▶ _Your goal_: From the entries below, copy each line in which the word "combine" occurs.

▶ _Information supplied_:

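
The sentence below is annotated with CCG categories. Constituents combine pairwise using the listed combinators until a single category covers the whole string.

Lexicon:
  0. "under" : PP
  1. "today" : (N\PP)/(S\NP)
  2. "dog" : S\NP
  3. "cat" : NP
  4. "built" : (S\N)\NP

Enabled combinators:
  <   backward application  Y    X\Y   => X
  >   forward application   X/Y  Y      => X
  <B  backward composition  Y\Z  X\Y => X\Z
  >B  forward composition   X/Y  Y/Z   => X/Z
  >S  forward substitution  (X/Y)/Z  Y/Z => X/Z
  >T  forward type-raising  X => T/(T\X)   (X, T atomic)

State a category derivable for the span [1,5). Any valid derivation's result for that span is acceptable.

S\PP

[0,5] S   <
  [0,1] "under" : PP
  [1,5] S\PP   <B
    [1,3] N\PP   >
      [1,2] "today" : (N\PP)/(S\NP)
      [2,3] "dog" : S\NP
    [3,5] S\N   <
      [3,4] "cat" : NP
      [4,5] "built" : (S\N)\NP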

==

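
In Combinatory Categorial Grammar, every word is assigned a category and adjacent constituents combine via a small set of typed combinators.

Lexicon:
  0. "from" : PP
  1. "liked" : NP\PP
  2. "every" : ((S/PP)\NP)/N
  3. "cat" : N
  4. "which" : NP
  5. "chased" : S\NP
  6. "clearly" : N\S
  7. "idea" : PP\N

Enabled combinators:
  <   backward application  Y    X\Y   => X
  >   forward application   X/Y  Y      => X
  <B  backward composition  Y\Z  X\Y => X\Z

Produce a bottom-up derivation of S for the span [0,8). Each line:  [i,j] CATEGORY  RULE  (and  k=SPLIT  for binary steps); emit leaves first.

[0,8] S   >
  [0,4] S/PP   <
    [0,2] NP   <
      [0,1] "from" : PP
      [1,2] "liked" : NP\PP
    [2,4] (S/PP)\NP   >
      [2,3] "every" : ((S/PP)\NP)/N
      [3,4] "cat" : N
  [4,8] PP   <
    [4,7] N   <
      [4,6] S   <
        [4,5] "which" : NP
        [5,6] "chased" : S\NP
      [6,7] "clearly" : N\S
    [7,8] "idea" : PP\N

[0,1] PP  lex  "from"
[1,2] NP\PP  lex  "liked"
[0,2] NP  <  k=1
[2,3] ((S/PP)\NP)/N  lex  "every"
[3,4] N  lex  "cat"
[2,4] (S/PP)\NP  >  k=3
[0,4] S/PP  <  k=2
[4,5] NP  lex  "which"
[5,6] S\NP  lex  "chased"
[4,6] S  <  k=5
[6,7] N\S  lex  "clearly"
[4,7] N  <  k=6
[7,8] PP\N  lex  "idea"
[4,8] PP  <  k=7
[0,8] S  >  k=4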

▶ _Task response_:
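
The sentence below is annotated with CCG categories. Constituents combine pairwise using the listed combinators until a single category covers the whole string.
In Combinatory Categorial Grammar, every word is assigned a category and adjacent constituents combine via a small set of typed combinators.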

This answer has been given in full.